* _TASK PROMPT_:
In the material below, how many lines contain the string "Given"? Reply with the number only.

----

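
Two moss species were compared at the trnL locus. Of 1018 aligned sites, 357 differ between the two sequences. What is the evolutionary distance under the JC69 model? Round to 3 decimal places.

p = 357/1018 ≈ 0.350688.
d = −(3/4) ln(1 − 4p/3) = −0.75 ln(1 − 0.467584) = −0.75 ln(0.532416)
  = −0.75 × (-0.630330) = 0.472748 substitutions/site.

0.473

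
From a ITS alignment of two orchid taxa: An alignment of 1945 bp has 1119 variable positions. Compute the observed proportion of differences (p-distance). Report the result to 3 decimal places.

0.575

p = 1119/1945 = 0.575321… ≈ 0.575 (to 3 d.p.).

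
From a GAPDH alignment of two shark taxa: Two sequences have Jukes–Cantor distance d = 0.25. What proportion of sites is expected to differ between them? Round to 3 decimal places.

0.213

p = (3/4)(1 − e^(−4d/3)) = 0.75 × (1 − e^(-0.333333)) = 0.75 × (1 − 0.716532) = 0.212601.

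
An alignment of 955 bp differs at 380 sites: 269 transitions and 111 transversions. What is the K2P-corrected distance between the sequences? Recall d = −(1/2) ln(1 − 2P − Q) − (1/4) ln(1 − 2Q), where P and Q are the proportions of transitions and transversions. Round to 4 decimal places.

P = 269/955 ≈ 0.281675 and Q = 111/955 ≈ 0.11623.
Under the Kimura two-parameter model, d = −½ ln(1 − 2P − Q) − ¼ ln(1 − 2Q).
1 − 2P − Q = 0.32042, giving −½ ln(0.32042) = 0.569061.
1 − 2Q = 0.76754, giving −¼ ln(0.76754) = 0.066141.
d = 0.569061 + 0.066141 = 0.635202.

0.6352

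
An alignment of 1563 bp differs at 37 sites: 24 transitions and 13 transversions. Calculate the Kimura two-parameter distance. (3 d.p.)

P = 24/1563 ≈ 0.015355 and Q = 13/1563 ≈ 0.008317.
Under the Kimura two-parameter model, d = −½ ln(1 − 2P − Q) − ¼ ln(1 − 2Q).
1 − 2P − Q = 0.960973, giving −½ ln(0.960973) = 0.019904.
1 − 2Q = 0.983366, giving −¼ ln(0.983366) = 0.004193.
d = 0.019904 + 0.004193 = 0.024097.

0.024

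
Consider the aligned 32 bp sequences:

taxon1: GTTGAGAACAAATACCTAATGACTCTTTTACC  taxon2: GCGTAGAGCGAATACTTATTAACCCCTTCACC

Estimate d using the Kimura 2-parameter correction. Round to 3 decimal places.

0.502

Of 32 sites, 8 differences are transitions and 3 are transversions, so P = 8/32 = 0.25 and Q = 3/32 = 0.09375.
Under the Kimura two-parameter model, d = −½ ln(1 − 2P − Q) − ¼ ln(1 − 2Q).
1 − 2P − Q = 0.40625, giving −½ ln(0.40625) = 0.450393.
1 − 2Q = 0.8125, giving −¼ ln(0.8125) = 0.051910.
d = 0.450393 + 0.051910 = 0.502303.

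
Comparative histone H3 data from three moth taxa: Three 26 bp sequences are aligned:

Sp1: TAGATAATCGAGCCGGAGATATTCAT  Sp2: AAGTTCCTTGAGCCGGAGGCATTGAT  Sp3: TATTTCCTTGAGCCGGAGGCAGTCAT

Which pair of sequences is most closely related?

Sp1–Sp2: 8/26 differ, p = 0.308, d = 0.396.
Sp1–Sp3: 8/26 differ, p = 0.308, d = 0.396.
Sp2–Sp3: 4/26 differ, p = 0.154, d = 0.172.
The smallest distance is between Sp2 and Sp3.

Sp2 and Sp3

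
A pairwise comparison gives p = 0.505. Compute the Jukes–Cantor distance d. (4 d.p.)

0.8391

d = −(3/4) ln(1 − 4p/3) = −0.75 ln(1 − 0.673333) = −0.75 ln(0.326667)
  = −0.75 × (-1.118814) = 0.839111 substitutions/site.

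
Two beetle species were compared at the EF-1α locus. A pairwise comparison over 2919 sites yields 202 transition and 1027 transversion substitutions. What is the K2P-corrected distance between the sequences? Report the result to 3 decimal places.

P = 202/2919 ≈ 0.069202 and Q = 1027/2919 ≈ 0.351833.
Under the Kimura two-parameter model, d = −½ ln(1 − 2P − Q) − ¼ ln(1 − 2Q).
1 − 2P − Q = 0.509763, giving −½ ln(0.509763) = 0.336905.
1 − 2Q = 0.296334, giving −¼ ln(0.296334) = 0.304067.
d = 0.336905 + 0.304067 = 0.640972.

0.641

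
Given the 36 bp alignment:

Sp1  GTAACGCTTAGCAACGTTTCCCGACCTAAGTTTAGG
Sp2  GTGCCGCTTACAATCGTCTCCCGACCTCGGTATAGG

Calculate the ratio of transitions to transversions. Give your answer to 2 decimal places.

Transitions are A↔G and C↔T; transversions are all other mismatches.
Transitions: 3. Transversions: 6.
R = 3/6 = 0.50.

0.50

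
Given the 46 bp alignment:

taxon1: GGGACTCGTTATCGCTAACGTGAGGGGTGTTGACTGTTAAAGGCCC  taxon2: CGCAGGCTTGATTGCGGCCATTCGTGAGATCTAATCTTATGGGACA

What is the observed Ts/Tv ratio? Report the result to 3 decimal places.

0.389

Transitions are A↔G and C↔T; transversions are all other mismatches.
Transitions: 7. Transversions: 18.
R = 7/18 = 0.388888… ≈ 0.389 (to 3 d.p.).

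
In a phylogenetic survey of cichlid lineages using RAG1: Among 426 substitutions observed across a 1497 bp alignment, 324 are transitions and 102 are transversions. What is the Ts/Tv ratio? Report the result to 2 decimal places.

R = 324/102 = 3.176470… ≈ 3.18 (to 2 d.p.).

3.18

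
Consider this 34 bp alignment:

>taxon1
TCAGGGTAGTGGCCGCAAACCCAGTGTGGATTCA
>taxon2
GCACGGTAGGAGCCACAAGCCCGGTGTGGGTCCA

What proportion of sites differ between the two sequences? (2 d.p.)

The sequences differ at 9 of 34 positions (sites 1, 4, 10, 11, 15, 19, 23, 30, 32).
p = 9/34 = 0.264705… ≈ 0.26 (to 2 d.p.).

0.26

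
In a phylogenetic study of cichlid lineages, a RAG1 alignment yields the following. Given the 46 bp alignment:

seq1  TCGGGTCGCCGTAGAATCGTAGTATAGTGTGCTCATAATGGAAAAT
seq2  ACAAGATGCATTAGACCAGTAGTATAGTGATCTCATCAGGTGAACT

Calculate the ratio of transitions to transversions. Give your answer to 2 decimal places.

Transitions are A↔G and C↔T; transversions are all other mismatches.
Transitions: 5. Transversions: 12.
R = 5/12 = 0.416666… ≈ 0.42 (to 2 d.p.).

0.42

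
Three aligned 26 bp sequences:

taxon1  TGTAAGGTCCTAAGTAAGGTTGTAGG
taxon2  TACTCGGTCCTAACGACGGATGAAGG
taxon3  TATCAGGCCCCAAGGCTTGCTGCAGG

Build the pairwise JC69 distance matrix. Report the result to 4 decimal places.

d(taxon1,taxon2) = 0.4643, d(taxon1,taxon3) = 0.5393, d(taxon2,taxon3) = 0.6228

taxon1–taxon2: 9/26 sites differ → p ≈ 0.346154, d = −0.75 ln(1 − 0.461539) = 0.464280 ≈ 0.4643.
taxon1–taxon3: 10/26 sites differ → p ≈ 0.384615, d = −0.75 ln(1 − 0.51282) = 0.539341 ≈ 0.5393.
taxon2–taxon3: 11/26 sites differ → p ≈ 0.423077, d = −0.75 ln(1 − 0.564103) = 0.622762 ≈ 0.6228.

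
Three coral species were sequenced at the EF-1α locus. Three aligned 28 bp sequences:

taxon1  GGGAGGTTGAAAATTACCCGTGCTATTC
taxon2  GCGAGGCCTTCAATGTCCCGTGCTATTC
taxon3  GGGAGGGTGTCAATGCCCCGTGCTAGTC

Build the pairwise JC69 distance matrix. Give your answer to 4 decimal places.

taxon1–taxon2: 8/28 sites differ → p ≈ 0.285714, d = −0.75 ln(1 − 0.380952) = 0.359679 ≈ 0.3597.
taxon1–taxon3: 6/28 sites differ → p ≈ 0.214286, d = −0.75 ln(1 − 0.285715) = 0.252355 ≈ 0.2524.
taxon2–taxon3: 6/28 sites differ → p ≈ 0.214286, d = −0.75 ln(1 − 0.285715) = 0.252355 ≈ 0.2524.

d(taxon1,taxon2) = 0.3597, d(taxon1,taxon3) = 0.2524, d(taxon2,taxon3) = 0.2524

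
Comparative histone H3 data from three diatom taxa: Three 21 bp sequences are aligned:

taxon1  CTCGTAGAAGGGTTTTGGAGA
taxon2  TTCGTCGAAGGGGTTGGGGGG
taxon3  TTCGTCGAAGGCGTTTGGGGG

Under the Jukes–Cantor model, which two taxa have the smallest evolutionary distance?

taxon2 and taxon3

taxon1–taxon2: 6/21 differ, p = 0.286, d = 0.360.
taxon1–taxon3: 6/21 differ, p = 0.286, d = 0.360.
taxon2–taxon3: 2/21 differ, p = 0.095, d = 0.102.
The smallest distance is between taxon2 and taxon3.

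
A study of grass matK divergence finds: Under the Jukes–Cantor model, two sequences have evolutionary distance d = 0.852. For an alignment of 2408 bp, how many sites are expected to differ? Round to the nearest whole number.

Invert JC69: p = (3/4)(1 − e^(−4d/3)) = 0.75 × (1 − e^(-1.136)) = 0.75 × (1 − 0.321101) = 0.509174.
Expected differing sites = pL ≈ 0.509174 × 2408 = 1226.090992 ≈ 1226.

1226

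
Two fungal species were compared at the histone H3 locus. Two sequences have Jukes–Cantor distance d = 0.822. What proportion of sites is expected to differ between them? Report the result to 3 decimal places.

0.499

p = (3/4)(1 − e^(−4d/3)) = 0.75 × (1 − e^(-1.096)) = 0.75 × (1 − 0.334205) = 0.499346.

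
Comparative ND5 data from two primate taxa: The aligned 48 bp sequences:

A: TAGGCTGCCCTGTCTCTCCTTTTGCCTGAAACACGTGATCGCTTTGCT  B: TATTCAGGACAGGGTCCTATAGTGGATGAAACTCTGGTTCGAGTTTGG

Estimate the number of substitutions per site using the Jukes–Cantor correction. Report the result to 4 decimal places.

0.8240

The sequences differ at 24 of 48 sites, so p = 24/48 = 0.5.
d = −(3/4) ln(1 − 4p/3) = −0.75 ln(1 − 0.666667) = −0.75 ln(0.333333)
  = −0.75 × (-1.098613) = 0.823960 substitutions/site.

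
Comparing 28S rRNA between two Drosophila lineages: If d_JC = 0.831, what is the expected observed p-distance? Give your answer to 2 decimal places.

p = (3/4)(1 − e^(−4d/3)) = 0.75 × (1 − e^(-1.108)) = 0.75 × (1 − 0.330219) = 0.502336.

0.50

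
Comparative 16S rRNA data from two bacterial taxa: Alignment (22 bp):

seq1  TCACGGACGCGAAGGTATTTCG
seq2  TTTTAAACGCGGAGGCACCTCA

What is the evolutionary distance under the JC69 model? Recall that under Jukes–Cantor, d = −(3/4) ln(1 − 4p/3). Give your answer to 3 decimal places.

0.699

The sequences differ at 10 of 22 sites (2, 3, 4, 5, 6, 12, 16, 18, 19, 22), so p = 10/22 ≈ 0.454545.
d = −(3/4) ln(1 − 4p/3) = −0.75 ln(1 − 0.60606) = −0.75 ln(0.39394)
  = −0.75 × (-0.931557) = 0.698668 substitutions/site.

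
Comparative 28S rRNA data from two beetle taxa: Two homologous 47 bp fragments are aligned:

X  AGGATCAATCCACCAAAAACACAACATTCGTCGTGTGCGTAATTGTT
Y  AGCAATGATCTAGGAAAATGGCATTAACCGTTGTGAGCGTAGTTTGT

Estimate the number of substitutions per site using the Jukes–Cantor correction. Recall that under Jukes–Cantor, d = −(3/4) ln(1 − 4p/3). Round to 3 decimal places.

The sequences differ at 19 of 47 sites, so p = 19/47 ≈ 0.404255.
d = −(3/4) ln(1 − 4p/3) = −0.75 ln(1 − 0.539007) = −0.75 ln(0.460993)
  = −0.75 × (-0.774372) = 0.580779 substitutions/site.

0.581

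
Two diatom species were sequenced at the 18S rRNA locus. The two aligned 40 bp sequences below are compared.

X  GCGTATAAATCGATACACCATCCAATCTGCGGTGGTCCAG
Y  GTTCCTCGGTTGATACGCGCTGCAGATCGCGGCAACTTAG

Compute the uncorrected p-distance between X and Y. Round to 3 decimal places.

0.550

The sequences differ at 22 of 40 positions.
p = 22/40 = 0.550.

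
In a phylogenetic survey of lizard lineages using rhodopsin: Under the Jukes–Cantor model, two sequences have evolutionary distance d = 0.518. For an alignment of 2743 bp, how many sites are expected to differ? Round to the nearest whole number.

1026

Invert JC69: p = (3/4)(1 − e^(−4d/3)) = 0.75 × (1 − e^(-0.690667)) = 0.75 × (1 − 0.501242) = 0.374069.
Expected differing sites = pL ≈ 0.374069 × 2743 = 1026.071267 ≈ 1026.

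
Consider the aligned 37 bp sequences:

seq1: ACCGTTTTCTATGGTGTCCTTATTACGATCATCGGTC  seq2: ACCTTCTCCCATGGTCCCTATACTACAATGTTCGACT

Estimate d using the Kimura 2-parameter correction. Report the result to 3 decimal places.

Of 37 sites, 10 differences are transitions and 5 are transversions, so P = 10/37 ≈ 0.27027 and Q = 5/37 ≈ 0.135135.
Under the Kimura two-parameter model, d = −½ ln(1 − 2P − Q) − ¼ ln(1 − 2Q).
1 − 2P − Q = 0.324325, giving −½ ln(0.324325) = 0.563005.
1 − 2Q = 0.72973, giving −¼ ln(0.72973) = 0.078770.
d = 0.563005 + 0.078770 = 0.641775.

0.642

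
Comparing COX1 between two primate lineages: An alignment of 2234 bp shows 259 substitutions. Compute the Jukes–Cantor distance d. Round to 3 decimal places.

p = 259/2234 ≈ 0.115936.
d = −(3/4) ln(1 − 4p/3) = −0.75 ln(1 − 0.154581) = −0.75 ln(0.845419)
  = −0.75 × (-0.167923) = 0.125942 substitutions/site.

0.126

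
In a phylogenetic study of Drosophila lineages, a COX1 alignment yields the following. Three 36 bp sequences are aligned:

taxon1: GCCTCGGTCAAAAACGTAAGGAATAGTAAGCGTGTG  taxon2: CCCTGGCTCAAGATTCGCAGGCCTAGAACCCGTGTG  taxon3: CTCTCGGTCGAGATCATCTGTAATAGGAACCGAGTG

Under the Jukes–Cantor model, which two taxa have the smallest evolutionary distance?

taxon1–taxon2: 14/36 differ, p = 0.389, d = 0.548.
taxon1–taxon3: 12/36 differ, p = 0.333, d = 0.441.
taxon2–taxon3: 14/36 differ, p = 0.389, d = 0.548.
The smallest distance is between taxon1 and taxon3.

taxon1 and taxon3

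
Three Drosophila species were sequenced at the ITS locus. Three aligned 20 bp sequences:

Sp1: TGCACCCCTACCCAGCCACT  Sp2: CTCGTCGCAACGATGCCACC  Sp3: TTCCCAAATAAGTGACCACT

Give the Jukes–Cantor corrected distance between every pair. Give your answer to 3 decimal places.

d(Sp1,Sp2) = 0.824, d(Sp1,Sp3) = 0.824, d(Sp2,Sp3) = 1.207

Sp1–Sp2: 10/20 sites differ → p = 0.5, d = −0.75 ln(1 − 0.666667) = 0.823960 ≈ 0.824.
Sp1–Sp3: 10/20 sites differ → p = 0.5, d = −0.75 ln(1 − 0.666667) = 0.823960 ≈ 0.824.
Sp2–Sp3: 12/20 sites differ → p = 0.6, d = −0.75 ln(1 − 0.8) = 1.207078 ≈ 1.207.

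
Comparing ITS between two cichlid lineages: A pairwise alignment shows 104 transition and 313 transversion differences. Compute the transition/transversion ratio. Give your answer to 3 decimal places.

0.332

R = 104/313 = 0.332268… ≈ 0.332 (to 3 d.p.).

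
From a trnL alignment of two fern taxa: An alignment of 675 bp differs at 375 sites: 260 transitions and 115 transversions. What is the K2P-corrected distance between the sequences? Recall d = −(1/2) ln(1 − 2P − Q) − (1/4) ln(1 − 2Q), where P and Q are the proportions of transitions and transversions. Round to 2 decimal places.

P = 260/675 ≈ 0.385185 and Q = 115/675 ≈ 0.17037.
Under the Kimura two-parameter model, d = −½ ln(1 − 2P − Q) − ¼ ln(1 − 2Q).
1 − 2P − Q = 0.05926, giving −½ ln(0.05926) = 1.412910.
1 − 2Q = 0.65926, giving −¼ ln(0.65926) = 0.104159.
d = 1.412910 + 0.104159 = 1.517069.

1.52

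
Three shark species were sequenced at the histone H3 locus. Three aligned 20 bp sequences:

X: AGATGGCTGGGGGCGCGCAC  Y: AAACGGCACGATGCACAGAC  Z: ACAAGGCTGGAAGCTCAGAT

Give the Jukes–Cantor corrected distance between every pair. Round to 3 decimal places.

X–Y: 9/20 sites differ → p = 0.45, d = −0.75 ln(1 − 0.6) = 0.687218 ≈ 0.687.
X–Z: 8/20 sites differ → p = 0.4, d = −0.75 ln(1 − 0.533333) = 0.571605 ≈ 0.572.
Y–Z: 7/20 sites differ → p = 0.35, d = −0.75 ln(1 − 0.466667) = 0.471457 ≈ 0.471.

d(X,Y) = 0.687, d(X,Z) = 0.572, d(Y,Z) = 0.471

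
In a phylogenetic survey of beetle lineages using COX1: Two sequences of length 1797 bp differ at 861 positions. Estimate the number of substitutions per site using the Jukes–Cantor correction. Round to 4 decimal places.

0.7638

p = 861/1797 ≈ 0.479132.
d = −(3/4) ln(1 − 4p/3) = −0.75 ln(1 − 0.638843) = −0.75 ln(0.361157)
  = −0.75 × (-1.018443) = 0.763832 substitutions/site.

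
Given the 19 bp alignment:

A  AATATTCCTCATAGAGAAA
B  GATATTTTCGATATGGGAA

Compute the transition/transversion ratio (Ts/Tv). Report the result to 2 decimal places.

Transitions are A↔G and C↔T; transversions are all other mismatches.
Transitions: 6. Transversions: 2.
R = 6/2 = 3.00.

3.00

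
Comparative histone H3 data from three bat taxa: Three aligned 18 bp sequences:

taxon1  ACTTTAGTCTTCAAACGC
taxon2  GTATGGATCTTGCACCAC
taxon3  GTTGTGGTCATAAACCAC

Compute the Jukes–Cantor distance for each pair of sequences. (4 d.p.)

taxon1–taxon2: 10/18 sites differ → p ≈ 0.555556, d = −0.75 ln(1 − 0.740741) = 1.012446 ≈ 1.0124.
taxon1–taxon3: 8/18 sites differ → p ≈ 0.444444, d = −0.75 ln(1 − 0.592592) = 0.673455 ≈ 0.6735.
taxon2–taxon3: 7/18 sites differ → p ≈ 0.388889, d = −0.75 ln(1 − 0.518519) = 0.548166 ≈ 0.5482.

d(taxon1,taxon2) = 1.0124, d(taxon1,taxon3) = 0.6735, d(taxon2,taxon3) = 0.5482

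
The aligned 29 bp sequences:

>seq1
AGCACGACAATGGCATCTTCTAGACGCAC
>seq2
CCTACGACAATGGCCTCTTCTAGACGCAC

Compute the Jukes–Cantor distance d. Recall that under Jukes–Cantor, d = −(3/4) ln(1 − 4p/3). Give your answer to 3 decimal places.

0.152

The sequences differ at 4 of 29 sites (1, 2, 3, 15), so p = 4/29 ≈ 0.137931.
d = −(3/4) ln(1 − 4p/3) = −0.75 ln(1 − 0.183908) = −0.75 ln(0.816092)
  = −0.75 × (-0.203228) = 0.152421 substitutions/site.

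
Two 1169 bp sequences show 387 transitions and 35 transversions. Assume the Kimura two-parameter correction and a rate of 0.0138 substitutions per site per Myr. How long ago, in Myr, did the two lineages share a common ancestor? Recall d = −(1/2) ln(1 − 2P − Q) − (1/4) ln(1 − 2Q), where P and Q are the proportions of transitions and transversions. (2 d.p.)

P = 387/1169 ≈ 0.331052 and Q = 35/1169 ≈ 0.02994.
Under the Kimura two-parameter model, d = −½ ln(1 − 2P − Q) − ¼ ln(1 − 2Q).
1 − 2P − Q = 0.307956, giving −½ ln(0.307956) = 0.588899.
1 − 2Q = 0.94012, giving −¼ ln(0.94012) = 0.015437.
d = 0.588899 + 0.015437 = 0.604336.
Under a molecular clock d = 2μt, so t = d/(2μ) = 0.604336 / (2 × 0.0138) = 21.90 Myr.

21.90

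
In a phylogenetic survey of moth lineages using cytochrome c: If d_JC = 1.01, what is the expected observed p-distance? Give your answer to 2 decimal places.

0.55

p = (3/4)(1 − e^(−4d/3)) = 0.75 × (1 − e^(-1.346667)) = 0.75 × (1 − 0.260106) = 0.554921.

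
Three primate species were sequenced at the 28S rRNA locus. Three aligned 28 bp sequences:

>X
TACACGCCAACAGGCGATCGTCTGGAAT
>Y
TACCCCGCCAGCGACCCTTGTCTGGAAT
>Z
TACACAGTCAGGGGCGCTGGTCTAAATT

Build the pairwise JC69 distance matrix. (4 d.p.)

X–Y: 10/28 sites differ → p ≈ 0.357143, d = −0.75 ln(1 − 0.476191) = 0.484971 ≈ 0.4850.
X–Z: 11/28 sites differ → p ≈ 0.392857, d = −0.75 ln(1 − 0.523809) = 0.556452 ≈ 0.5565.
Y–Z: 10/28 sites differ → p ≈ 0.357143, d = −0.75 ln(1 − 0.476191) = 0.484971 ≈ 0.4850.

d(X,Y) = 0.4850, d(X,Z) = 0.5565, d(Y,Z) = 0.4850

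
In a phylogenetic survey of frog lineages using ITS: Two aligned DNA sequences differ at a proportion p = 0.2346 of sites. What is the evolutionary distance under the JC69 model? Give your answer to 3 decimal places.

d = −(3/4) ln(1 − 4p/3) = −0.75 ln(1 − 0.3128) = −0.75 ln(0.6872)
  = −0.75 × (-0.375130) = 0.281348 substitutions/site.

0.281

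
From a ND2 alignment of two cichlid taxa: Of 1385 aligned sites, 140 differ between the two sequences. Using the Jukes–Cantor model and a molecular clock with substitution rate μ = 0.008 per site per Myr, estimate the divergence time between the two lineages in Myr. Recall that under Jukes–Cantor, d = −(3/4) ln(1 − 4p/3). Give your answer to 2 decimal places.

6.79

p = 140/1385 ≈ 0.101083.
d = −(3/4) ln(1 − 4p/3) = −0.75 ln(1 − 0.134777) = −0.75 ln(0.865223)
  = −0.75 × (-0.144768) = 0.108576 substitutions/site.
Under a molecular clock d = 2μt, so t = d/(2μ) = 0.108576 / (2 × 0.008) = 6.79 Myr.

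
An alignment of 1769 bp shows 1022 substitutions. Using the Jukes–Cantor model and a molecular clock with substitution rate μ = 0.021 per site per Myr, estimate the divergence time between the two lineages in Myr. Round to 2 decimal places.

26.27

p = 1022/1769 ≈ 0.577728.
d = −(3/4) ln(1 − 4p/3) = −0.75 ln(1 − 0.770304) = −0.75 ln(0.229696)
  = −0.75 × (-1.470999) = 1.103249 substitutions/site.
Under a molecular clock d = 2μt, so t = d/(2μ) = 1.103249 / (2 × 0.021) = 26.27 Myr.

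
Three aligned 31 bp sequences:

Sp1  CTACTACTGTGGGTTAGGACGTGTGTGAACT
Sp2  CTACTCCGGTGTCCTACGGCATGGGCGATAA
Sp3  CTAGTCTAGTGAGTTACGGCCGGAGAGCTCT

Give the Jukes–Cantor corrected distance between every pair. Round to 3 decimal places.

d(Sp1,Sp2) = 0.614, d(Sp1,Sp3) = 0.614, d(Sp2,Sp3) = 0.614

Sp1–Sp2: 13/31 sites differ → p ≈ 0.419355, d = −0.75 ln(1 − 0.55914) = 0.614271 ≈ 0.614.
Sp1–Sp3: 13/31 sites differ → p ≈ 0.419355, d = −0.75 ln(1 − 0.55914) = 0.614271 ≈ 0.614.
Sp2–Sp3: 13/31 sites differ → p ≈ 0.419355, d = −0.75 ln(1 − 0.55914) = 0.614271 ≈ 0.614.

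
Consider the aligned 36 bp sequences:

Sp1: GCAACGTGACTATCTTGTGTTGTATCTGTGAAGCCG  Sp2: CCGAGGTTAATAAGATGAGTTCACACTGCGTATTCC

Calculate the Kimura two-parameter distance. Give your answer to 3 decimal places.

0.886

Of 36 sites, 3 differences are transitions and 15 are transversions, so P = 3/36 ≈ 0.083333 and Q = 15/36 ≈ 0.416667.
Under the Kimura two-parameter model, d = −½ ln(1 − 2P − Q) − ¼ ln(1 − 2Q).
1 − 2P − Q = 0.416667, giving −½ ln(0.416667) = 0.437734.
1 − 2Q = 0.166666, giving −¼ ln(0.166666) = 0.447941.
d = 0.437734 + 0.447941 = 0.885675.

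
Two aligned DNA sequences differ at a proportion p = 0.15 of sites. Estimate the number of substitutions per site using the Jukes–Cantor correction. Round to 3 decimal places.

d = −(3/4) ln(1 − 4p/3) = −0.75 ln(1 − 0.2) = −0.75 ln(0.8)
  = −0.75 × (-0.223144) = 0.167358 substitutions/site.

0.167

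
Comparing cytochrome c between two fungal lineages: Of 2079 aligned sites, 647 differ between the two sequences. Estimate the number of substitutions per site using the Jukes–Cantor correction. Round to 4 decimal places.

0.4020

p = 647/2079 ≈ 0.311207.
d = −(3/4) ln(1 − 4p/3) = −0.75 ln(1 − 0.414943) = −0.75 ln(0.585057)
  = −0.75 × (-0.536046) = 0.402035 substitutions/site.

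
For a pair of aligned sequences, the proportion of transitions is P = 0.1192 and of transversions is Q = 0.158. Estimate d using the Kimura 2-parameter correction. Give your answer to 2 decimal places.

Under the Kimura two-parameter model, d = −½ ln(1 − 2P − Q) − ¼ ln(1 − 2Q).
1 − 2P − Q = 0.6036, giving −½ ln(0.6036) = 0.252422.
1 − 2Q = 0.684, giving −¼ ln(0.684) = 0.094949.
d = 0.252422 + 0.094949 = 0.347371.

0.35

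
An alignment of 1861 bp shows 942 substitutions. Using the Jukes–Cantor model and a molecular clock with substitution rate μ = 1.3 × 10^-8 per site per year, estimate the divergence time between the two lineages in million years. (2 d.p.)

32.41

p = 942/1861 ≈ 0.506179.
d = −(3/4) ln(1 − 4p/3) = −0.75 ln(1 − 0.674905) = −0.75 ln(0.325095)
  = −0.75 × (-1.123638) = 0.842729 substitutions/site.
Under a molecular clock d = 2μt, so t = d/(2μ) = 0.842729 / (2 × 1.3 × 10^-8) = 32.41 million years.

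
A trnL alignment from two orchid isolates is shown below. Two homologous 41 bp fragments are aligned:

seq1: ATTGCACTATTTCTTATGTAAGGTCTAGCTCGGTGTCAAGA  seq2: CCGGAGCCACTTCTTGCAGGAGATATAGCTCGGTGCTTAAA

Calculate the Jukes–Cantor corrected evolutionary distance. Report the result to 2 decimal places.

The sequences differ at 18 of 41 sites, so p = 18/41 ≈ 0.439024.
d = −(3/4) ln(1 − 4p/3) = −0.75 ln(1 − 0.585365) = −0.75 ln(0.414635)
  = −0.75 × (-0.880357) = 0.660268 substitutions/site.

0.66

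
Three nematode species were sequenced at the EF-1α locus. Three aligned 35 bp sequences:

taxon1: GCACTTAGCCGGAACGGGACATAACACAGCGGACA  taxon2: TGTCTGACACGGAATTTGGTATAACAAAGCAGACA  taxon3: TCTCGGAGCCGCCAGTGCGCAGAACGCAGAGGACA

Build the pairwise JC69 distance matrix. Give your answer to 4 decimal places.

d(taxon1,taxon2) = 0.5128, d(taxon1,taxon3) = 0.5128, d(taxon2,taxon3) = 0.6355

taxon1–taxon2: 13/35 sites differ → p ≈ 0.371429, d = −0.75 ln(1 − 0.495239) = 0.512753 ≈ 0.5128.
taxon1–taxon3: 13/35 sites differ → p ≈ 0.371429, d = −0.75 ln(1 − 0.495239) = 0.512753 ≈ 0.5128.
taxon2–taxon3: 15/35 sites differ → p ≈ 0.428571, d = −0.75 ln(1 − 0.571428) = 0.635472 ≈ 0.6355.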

----

* _WRITTEN RESPONSE_:
4